Work required: Within the listing below, locate all lines containing the word "from". Copy each one.

Input data:
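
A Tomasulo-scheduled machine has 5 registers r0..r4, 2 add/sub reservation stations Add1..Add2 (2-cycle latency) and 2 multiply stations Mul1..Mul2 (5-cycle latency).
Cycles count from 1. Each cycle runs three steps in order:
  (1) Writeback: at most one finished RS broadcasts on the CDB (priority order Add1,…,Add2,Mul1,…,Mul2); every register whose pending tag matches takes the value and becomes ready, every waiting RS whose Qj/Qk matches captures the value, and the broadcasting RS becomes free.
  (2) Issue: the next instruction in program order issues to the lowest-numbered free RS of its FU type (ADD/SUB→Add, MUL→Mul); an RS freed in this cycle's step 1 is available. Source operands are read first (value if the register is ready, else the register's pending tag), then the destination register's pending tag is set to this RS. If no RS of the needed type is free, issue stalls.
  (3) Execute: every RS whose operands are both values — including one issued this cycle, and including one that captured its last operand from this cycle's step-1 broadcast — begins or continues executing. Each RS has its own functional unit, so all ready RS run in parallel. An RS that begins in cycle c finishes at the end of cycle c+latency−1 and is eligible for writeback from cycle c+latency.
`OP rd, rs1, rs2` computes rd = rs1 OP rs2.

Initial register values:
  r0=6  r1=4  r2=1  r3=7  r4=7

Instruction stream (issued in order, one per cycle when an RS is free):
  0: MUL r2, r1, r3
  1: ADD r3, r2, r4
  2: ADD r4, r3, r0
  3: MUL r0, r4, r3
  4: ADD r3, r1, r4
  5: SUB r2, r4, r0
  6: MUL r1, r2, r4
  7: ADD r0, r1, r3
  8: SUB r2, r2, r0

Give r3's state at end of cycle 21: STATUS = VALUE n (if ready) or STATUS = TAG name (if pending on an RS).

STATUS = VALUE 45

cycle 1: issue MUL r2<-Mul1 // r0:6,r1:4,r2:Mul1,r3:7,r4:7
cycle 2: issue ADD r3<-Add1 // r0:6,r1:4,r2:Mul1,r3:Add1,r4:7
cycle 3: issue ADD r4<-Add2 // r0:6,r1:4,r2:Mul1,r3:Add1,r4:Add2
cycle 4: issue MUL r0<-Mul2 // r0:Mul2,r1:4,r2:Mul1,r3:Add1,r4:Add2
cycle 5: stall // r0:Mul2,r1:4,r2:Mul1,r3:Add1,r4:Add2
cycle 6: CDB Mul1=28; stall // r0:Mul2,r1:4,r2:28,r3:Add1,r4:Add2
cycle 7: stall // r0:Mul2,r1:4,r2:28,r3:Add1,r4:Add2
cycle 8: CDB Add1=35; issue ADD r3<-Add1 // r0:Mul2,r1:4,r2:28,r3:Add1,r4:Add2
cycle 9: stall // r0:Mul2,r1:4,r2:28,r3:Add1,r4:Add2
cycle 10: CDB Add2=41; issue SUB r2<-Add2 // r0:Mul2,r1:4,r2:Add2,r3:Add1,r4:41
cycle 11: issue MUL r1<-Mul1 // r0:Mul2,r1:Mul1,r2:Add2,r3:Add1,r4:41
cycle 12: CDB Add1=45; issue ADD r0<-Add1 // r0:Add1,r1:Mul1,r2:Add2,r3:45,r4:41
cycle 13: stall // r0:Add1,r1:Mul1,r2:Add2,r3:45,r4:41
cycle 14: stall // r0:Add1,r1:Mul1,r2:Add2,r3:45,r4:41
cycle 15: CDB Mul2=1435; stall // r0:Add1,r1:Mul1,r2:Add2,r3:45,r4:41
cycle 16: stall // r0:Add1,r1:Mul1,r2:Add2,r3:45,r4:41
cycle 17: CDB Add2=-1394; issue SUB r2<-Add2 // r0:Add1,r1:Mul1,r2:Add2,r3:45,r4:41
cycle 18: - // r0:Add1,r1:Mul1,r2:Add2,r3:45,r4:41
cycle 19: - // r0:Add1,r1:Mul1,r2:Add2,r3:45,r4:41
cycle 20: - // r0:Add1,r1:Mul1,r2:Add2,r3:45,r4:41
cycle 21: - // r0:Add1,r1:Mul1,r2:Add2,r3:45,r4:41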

Answer section:
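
Cycles count from 1. Each cycle runs three steps in order:
  (3) Execute: every RS whose operands are both values — including one issued this cycle, and including one that captured its last operand from this cycle's step-1 broadcast — begins or continues executing. Each RS has its own functional unit, so all ready RS run in parallel. An RS that begins in cycle c finishes at the end of cycle c+latency−1 and is eligible for writeback from cycle c+latency.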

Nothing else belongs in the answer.